--- DATA ---

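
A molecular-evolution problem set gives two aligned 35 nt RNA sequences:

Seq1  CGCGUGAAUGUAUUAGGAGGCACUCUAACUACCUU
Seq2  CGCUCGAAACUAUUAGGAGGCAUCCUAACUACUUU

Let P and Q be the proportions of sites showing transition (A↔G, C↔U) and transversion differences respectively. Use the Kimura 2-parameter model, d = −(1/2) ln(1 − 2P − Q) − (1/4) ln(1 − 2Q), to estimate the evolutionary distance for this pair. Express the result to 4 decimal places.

0.2357

Mismatches occur at site 4 (G→U, transversion), site 5 (U→C, transition), site 9 (U→A, transversion), site 10 (G→C, transversion), site 23 (C→U, transition), site 24 (U→C, transition), site 33 (C→U, transition).
Of the 7 differences, 4 transitions and 3 transversions over 35 sites: P = 4/35 = 0.114286, Q = 3/35 = 0.085714.
d = −0.5·ln(0.685714) − 0.25·ln(0.828572) = −0.5·(-0.377295) − 0.25·(-0.188052) = 0.2357.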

---

(EXERCISE DETAILS) Reproduce the records above word for word.

(REPLY TO THE EXERCISE)
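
A molecular-evolution problem set gives two aligned 35 nt RNA sequences:

Seq1  CGCGUGAAUGUAUUAGGAGGCACUCUAACUACCUU
Seq2  CGCUCGAAACUAUUAGGAGGCAUCCUAACUACUUU

Let P and Q be the proportions of sites showing transition (A↔G, C↔U) and transversion differences respectively. Use the Kimura 2-parameter model, d = −(1/2) ln(1 − 2P − Q) − (1/4) ln(1 − 2Q), to estimate the evolutionary distance for this pair. Express the result to 4 decimal places.

0.2357

Mismatches occur at site 4 (G→U, transversion), site 5 (U→C, transition), site 9 (U→A, transversion), site 10 (G→C, transversion), site 23 (C→U, transition), site 24 (U→C, transition), site 33 (C→U, transition).
Of the 7 differences, 4 transitions and 3 transversions over 35 sites: P = 4/35 = 0.114286, Q = 3/35 = 0.085714.
d = −0.5·ln(0.685714) − 0.25·ln(0.828572) = −0.5·(-0.377295) − 0.25·(-0.188052) = 0.2357.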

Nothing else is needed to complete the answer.